## Assigned task
Where the listing below has a line containing "An investment of", output that line and all lines after it, verbatim, and no others.
══════════════════════════════
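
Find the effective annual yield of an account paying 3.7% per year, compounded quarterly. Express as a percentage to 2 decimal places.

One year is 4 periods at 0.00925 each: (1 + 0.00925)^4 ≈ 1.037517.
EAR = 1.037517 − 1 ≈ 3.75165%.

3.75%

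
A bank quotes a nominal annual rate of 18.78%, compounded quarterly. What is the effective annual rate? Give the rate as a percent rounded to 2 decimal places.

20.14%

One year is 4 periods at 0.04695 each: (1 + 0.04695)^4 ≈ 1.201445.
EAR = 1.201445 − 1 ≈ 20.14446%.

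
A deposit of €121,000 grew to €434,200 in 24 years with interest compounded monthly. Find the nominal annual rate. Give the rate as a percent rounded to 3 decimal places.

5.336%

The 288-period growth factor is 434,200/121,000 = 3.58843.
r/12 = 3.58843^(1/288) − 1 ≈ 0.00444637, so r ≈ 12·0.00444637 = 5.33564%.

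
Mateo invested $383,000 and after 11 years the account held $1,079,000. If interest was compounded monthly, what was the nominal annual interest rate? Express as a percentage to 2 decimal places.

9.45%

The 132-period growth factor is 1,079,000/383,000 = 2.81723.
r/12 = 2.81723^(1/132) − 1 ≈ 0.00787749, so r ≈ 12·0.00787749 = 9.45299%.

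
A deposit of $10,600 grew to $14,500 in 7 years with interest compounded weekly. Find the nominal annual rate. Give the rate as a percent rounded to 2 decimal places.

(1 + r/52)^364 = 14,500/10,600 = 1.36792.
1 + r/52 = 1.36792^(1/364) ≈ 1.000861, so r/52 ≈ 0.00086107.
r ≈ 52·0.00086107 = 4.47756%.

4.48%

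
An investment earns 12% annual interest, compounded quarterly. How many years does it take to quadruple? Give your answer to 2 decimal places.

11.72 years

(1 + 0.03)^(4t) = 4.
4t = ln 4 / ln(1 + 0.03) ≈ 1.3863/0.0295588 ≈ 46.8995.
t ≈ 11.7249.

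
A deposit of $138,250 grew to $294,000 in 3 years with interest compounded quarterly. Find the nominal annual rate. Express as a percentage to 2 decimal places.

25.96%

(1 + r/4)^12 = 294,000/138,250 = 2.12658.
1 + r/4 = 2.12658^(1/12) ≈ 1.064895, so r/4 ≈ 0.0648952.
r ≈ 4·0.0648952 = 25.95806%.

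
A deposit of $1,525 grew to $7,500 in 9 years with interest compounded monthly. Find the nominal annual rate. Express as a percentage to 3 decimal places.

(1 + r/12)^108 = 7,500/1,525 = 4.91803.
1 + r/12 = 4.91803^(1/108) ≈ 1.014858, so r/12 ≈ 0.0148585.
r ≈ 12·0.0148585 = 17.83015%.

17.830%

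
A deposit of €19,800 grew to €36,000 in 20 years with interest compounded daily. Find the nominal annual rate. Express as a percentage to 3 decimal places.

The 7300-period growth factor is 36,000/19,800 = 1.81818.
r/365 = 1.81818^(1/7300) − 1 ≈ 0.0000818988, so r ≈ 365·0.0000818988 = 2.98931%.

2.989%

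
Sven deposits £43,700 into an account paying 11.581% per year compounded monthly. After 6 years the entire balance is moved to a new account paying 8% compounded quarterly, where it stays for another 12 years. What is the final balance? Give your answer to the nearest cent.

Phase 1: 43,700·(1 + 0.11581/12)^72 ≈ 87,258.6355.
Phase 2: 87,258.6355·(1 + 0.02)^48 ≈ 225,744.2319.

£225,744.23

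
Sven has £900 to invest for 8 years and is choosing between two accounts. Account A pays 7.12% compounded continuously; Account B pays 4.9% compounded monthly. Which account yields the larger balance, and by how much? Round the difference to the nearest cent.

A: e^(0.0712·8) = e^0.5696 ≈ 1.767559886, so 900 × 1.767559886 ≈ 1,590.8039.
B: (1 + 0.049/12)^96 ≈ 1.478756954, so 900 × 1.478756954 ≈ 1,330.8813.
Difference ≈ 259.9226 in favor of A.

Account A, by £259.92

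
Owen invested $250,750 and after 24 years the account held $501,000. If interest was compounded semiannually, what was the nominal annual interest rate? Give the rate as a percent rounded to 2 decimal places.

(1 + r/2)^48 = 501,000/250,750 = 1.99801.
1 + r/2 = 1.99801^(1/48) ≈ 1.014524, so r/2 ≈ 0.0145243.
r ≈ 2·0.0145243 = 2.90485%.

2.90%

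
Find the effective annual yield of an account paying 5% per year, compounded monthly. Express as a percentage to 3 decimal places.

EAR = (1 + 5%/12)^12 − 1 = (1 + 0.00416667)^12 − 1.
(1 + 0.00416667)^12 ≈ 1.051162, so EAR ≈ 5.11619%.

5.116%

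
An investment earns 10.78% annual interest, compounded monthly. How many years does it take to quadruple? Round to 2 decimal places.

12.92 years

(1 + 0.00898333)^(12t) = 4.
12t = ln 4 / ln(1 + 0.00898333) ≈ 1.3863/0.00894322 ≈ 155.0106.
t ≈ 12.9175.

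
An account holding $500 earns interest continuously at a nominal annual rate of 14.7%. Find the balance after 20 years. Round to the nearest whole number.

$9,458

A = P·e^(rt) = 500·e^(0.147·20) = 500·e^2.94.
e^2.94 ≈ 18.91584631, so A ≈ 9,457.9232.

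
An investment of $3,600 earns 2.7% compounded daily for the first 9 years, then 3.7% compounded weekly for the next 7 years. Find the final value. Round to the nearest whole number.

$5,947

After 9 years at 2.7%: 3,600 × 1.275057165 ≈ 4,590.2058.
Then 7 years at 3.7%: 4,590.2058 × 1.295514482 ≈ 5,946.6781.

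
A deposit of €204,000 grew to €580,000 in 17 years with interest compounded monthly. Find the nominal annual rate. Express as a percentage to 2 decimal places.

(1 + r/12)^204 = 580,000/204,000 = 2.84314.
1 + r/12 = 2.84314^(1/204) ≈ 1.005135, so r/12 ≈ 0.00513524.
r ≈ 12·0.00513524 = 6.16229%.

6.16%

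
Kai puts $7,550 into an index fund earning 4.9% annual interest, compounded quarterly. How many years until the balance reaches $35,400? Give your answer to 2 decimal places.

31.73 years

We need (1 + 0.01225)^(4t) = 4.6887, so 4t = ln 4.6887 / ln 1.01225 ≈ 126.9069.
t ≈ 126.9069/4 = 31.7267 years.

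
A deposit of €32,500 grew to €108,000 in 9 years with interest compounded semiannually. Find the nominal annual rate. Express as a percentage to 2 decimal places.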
══════════════════════════════
## The completed task
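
An investment of $3,600 earns 2.7% compounded daily for the first 9 years, then 3.7% compounded weekly for the next 7 years. Find the final value. Round to the nearest whole number.

$5,947

After 9 years at 2.7%: 3,600 × 1.275057165 ≈ 4,590.2058.
Then 7 years at 3.7%: 4,590.2058 × 1.295514482 ≈ 5,946.6781.

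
A deposit of €204,000 grew to €580,000 in 17 years with interest compounded monthly. Find the nominal annual rate. Express as a percentage to 2 decimal places.

(1 + r/12)^204 = 580,000/204,000 = 2.84314.
1 + r/12 = 2.84314^(1/204) ≈ 1.005135, so r/12 ≈ 0.00513524.
r ≈ 12·0.00513524 = 6.16229%.

6.16%

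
Kai puts $7,550 into an index fund earning 4.9% annual interest, compounded quarterly. How many years until the balance reaches $35,400? Give your answer to 2 decimal places.

31.73 years

We need (1 + 0.01225)^(4t) = 4.6887, so 4t = ln 4.6887 / ln 1.01225 ≈ 126.9069.
t ≈ 126.9069/4 = 31.7267 years.

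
A deposit of €32,500 grew to €108,000 in 9 years with interest compounded semiannually. Find the nominal annual rate. Express as a percentage to 2 decimal places.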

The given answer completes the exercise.